::: SOURCE MATERIAL :::

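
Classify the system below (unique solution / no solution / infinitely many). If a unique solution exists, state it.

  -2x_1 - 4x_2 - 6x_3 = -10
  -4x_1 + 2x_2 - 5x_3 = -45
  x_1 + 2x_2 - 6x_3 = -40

Row-reduce the augmented matrix:
R1 ← R1 / (-2).
R2 ← R2 + 4·R1.
R3 ← R3 − 1·R1.
R2 ← R2 / (10).
R1 ← R1 − 2·R2.
R3 ← R3 / (-9).
R1 ← R1 − 8/5·R3.
R2 ← R2 − 7/10·R3.
Reading off the reduced rows gives x_1 = 2, x_2 = -6, x_3 = 5.

x_1 = 2, x_2 = -6, x_3 = 5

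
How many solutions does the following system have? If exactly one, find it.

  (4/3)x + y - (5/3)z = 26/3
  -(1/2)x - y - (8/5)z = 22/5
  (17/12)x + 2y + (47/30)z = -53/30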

:::

**WHAT IS REQUIRED:** Using the listing above, transcribe every entry exactly.

**EXERCISE OUTPUT:**
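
Classify the system below (unique solution / no solution / infinitely many). If a unique solution exists, state it.

  -2x_1 - 4x_2 - 6x_3 = -10
  -4x_1 + 2x_2 - 5x_3 = -45
  x_1 + 2x_2 - 6x_3 = -40

Row-reduce the augmented matrix:
R1 ← R1 / (-2).
R2 ← R2 + 4·R1.
R3 ← R3 − 1·R1.
R2 ← R2 / (10).
R1 ← R1 − 2·R2.
R3 ← R3 / (-9).
R1 ← R1 − 8/5·R3.
R2 ← R2 − 7/10·R3.
Reading off the reduced rows gives x_1 = 2, x_2 = -6, x_3 = 5.

x_1 = 2, x_2 = -6, x_3 = 5

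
How many solutions does the following system have? If exactly one, find it.

  (4/3)x + y - (5/3)z = 26/3
  -(1/2)x - y - (8/5)z = 22/5
  (17/12)x + 2y + (47/30)z = -53/30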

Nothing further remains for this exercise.